### ASSIGNMENT
Copy exactly the stretch of data below from the line with "Let T = -259616." through the line with "Answer: 95334147019/125348123 ≈ 760.55", including both of those lines.

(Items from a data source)
= = = = =
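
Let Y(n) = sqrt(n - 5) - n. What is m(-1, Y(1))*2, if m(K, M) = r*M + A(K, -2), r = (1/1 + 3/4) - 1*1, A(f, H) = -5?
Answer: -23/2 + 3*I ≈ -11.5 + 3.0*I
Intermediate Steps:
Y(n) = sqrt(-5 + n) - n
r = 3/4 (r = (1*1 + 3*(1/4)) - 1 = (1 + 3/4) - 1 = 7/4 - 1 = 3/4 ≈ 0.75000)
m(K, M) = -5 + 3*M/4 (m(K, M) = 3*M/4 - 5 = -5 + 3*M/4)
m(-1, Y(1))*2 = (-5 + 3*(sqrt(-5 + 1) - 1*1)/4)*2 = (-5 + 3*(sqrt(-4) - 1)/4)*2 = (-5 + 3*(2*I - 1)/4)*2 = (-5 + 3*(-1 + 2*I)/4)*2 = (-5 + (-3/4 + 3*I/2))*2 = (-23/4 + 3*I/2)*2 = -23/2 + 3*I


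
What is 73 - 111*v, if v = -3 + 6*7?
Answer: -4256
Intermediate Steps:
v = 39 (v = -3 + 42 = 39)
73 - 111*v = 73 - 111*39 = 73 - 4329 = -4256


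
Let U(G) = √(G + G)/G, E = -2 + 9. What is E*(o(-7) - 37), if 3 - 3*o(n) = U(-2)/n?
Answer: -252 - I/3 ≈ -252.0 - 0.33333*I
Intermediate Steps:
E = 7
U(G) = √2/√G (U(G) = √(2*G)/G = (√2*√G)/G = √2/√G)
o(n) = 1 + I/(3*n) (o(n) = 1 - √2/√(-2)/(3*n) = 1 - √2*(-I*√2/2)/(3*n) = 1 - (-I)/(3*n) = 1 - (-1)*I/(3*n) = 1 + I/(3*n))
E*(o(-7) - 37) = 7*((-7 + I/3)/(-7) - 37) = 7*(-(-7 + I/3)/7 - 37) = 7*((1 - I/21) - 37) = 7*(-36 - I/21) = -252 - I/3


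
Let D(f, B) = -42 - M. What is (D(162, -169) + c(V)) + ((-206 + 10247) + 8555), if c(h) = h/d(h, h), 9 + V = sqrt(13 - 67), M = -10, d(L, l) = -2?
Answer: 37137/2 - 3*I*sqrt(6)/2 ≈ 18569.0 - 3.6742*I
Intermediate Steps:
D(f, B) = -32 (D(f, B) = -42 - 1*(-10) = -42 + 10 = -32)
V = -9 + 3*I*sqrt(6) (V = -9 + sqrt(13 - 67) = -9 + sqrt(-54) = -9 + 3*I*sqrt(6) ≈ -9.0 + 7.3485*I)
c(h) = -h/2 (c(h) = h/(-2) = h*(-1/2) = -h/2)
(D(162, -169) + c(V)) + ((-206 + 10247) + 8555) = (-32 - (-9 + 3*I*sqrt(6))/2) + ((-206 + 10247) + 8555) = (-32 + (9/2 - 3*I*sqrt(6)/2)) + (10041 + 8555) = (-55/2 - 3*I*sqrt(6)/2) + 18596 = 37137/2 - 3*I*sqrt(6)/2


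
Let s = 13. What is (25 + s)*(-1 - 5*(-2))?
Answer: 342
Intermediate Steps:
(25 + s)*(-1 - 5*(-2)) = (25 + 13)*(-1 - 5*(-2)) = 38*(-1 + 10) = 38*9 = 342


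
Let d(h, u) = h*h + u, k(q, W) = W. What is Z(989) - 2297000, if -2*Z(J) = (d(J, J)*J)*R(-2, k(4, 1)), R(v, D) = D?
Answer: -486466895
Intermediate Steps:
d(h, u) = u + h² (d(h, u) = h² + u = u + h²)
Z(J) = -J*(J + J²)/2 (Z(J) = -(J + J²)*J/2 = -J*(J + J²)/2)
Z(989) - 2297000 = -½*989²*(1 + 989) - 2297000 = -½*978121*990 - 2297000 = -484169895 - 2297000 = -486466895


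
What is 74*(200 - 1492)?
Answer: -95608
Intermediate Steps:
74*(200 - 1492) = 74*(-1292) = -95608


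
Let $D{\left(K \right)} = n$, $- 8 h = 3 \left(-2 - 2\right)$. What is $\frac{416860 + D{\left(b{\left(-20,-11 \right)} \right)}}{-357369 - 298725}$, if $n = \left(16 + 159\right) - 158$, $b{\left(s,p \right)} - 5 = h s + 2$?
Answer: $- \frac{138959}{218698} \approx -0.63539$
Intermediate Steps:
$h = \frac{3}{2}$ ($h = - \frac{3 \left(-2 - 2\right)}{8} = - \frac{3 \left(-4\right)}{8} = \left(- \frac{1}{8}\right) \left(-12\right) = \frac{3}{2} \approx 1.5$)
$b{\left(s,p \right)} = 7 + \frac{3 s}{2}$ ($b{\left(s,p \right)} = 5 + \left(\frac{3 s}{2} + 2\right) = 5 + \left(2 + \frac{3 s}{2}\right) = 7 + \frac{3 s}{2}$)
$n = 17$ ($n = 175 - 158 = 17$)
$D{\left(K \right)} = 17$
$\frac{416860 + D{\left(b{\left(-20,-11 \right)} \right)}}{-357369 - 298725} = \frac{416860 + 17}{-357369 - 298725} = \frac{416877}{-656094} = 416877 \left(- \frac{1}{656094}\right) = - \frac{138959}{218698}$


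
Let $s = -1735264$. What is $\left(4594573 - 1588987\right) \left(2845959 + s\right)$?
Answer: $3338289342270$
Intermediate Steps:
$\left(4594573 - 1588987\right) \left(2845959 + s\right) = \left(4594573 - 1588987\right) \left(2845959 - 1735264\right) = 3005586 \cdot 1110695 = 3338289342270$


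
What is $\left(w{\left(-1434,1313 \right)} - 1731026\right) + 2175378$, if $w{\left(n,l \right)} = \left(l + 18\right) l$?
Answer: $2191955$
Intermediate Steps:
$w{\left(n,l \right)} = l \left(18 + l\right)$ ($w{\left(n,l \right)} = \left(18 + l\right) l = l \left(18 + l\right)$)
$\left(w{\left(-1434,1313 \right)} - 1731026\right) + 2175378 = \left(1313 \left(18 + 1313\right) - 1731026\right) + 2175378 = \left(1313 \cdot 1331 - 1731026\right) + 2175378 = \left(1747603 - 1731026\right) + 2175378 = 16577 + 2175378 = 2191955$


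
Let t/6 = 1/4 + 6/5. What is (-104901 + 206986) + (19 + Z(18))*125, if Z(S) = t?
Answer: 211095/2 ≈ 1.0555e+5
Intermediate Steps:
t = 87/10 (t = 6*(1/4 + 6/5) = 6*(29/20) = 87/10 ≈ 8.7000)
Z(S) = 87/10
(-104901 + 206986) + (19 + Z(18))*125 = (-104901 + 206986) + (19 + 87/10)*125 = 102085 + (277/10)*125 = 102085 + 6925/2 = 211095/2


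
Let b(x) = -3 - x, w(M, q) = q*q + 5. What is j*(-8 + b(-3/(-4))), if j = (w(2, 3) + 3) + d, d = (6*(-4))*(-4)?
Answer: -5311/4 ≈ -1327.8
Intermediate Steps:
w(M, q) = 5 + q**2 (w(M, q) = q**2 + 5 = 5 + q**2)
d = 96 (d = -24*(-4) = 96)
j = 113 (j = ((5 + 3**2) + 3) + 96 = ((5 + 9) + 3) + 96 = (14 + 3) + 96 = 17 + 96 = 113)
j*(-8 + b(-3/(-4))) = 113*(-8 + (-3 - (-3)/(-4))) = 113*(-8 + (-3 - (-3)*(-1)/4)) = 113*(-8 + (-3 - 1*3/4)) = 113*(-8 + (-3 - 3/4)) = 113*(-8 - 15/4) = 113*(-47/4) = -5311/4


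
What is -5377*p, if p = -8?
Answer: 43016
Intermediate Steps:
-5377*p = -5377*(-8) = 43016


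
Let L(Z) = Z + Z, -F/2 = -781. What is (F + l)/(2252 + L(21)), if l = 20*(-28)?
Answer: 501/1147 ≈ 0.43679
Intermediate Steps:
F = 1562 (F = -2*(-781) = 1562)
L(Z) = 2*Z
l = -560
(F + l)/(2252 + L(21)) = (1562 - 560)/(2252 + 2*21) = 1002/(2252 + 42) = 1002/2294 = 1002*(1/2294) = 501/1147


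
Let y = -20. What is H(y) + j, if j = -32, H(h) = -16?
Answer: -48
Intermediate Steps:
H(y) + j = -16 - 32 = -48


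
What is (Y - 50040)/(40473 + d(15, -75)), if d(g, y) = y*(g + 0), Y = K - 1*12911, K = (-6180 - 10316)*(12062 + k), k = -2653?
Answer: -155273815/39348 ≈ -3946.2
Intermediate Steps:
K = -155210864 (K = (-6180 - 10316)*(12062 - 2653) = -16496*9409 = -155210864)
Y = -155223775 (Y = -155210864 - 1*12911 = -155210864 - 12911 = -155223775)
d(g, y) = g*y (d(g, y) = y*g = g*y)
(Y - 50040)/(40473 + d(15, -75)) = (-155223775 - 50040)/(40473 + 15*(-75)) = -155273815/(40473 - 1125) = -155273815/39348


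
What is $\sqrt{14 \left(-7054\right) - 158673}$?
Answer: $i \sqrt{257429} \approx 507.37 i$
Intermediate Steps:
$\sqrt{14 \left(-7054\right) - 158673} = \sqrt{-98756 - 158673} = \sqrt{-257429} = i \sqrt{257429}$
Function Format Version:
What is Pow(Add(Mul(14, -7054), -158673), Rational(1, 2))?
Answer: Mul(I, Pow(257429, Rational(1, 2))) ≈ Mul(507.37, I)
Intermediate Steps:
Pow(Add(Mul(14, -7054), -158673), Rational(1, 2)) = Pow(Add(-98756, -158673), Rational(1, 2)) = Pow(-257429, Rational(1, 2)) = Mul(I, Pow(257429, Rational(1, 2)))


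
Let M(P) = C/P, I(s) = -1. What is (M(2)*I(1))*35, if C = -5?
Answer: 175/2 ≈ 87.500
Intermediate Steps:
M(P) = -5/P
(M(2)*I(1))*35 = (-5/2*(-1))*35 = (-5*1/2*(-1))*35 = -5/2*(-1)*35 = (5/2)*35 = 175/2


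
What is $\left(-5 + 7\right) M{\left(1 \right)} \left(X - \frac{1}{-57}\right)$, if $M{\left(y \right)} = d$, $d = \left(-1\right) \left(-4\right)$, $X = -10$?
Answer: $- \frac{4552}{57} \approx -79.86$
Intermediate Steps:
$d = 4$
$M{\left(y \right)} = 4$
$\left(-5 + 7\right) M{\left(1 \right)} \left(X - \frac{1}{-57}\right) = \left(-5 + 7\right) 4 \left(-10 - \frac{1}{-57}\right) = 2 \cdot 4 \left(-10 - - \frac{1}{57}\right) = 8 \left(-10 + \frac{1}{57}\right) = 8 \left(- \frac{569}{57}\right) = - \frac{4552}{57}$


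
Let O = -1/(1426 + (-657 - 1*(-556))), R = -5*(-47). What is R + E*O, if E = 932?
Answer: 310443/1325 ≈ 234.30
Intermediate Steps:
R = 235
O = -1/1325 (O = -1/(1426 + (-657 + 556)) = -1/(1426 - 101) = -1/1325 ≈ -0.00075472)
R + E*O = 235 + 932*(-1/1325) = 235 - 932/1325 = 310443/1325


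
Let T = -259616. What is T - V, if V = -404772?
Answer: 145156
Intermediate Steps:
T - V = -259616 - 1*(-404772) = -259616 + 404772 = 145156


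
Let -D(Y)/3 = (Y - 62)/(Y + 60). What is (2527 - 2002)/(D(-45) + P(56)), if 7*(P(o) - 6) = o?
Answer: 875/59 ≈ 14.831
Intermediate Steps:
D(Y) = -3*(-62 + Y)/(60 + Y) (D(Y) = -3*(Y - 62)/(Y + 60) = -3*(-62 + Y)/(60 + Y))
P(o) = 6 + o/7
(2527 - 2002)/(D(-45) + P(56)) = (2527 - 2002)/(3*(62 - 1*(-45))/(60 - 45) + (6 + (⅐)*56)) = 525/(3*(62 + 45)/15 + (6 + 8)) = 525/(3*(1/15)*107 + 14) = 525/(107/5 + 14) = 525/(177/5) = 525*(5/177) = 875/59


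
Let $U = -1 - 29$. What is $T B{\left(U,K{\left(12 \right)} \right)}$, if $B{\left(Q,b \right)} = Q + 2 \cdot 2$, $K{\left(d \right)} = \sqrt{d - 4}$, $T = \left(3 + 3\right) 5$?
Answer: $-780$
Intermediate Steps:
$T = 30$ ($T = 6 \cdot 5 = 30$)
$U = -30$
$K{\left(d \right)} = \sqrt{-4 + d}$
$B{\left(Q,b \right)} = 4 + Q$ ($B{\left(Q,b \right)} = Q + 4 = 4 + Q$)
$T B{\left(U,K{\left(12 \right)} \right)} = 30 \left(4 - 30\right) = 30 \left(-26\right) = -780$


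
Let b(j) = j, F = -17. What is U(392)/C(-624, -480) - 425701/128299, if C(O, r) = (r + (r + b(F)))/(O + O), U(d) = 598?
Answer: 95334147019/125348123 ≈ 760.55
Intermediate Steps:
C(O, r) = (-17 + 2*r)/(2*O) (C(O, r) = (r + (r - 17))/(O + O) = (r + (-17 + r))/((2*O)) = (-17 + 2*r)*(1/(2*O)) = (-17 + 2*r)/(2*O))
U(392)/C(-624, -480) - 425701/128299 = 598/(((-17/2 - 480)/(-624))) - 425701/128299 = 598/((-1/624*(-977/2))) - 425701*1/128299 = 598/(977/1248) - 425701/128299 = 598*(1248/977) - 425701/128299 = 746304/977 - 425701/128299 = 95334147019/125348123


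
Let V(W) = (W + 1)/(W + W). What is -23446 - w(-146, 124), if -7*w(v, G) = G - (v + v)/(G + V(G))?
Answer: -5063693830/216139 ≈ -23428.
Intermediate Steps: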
= = = = =
### SOLUTION BELOW
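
Let T = -259616. What is T - V, if V = -404772?
Answer: 145156
Intermediate Steps:
T - V = -259616 - 1*(-404772) = -259616 + 404772 = 145156


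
Let -D(Y)/3 = (Y - 62)/(Y + 60). What is (2527 - 2002)/(D(-45) + P(56)), if 7*(P(o) - 6) = o?
Answer: 875/59 ≈ 14.831
Intermediate Steps:
D(Y) = -3*(-62 + Y)/(60 + Y) (D(Y) = -3*(Y - 62)/(Y + 60) = -3*(-62 + Y)/(60 + Y))
P(o) = 6 + o/7
(2527 - 2002)/(D(-45) + P(56)) = (2527 - 2002)/(3*(62 - 1*(-45))/(60 - 45) + (6 + (⅐)*56)) = 525/(3*(62 + 45)/15 + (6 + 8)) = 525/(3*(1/15)*107 + 14) = 525/(107/5 + 14) = 525/(177/5) = 525*(5/177) = 875/59


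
Let $U = -1 - 29$. What is $T B{\left(U,K{\left(12 \right)} \right)}$, if $B{\left(Q,b \right)} = Q + 2 \cdot 2$, $K{\left(d \right)} = \sqrt{d - 4}$, $T = \left(3 + 3\right) 5$?
Answer: $-780$
Intermediate Steps:
$T = 30$ ($T = 6 \cdot 5 = 30$)
$U = -30$
$K{\left(d \right)} = \sqrt{-4 + d}$
$B{\left(Q,b \right)} = 4 + Q$ ($B{\left(Q,b \right)} = Q + 4 = 4 + Q$)
$T B{\left(U,K{\left(12 \right)} \right)} = 30 \left(4 - 30\right) = 30 \left(-26\right) = -780$


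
Let b(j) = j, F = -17. What is U(392)/C(-624, -480) - 425701/128299, if C(O, r) = (r + (r + b(F)))/(O + O), U(d) = 598?
Answer: 95334147019/125348123 ≈ 760.55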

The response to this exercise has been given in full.